YOUR INSTRUCTIONS: Write each entry out again, exactly as it is written.

[Stored records]
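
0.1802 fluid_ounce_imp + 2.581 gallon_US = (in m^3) 0.009775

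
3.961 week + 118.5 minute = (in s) 2.403e+06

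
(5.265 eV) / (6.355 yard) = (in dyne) 1.452e-14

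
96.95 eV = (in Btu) 1.472e-20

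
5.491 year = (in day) 2004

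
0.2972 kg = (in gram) 297.2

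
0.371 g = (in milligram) 371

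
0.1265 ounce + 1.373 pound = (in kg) 0.6264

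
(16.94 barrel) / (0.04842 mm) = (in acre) 13.74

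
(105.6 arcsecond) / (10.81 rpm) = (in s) 0.0004523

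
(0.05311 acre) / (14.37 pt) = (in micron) 4.24e+10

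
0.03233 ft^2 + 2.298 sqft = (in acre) 5.35e-05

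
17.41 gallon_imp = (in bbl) 0.4978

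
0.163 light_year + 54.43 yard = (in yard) 1.686e+15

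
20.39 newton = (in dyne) 2.039e+06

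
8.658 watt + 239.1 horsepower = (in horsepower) 239.1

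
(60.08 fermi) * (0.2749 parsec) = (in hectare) 0.05096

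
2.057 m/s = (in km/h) 7.405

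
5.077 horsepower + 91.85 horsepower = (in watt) 7.228e+04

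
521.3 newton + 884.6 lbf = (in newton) 4456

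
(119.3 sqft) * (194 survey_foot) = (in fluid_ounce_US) 2.216e+07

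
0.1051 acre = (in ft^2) 4578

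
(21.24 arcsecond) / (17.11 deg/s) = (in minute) 5.747e-06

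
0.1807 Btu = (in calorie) 45.57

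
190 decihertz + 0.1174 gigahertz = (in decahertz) 1.174e+07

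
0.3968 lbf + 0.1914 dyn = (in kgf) 0.18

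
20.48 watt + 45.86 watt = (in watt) 66.34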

REPLY TO THE TASK:
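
0.1802 fluid_ounce_imp + 2.581 gallon_US = (in m^3) 0.009775

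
3.961 week + 118.5 minute = (in s) 2.403e+06

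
(5.265 eV) / (6.355 yard) = (in dyne) 1.452e-14

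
96.95 eV = (in Btu) 1.472e-20

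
5.491 year = (in day) 2004

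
0.2972 kg = (in gram) 297.2

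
0.371 g = (in milligram) 371

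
0.1265 ounce + 1.373 pound = (in kg) 0.6264

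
(16.94 barrel) / (0.04842 mm) = (in acre) 13.74

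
(105.6 arcsecond) / (10.81 rpm) = (in s) 0.0004523

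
(0.05311 acre) / (14.37 pt) = (in micron) 4.24e+10

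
0.03233 ft^2 + 2.298 sqft = (in acre) 5.35e-05

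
17.41 gallon_imp = (in bbl) 0.4978

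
0.163 light_year + 54.43 yard = (in yard) 1.686e+15

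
20.39 newton = (in dyne) 2.039e+06

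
8.658 watt + 239.1 horsepower = (in horsepower) 239.1

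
(60.08 fermi) * (0.2749 parsec) = (in hectare) 0.05096

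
2.057 m/s = (in km/h) 7.405

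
5.077 horsepower + 91.85 horsepower = (in watt) 7.228e+04

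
521.3 newton + 884.6 lbf = (in newton) 4456

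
(119.3 sqft) * (194 survey_foot) = (in fluid_ounce_US) 2.216e+07

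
0.1051 acre = (in ft^2) 4578

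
(21.24 arcsecond) / (17.11 deg/s) = (in minute) 5.747e-06

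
0.1807 Btu = (in calorie) 45.57

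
190 decihertz + 0.1174 gigahertz = (in decahertz) 1.174e+07

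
0.3968 lbf + 0.1914 dyn = (in kgf) 0.18

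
20.48 watt + 45.86 watt = (in watt) 66.34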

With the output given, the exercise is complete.